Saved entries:

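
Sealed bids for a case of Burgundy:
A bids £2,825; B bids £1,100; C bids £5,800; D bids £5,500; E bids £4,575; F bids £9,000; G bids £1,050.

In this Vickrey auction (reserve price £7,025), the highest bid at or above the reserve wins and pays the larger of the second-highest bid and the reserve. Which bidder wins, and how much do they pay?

Bids ranked: 9,000 (F) > 5,800 (C) > 5,500 (D) > 4,575 (E) > 2,825 (A) > 1,100 (B) > …
F has the top bid at or above the reserve (£9,000).
Second-highest bid £5,800 is below the reserve £7,025, so the reserve binds → payment £7,025.

F pays £7,025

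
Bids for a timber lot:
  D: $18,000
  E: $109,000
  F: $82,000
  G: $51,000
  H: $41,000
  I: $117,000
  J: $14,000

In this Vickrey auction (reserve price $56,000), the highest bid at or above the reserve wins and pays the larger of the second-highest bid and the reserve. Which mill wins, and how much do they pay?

I pays $109,000

Bids ranked: 117,000 (I) > 109,000 (E) > 82,000 (F) > 51,000 (G) > 41,000 (H) > 18,000 (D) > …
I has the top bid at or above the reserve ($117,000).
Second-highest bid $109,000 exceeds the reserve $56,000 → payment $109,000.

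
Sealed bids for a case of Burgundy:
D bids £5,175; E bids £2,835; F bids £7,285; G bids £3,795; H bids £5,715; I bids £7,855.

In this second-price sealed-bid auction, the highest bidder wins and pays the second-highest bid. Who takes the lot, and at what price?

Rule: the highest bidder wins and pays the second-highest bid.
Bids in order: 7,855 (I) > 7,285 (F) > 5,715 (H) > 5,175 (D) > 3,795 (G) > 2,835 (E)
I wins with the highest bid; price is set by the runner-up at £7,285.

I pays £7,285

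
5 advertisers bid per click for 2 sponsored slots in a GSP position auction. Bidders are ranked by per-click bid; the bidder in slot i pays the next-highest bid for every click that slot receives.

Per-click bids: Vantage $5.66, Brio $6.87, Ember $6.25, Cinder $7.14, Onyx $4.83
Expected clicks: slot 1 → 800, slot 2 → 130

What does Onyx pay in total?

Onyx pays $0.00

Per-click bids in order: $7.14 (Cinder) > $6.87 (Brio) > $6.25 (Ember) > …
Onyx ranks below slot 2 → no slot, pays nothing.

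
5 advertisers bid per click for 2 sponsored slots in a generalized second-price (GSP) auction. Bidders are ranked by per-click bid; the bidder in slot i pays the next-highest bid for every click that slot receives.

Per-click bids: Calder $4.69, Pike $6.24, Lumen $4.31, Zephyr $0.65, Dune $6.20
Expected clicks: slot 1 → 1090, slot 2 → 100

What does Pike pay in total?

Sorting advertisers: $6.24 (Pike) > $6.20 (Dune) > $4.69 (Calder) > …
Pike holds slot 1 → pays next bid $6.20 × 1090 clicks = $6758.00.

Pike pays $6758.00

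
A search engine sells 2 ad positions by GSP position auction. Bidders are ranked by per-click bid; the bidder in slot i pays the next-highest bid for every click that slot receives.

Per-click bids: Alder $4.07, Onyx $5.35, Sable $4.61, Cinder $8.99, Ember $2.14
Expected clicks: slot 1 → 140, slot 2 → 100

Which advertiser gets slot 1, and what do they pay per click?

Per-click bids in order: $8.99 (Cinder) > $5.35 (Onyx) > $4.61 (Sable) > …
Slot 1 goes to the first-ranked bidder, Cinder, who pays the next bid down: $5.35/click.

Cinder; $5.35 per click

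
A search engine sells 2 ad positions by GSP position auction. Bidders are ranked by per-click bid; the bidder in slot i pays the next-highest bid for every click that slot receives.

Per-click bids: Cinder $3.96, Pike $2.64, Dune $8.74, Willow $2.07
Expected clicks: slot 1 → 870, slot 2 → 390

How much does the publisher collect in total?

Sorting advertisers: $8.74 (Dune) > $3.96 (Cinder) > $2.64 (Pike) > …
Slot 1: Dune pays $3.96 × 870 = $3445.20
Slot 2: Cinder pays $2.64 × 390 = $1029.60
Total = $4474.80

Total revenue: $4474.80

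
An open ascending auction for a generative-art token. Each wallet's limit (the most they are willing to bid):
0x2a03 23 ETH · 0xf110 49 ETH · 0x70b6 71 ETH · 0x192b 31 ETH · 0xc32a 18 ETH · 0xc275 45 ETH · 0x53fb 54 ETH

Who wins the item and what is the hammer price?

Limits ranked: 71 (0x70b6) > 54 (0x53fb) > 49 (0xf110) > 45 (0xc275) > 31 (0x192b) > 23 (0x2a03) > …
Once the price passes 54 ETH, only 0x70b6 is left; the hammer falls at 0x53fb's limit of 54 ETH.

0x70b6 wins at 54 ETH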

** Your objective **
Up to and including the line with "Bids for a timber", output every line of the records above exactly, starting from the first; output nothing else.

** Response **
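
Sealed bids for a case of Burgundy:
A bids £2,825; B bids £1,100; C bids £5,800; D bids £5,500; E bids £4,575; F bids £9,000; G bids £1,050.

In this Vickrey auction (reserve price £7,025), the highest bid at or above the reserve wins and pays the larger of the second-highest bid and the reserve. Which bidder wins, and how much do they pay?

Bids ranked: 9,000 (F) > 5,800 (C) > 5,500 (D) > 4,575 (E) > 2,825 (A) > 1,100 (B) > …
F has the top bid at or above the reserve (£9,000).
Second-highest bid £5,800 is below the reserve £7,025, so the reserve binds → payment £7,025.

F pays £7,025

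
Bids for a timber lot: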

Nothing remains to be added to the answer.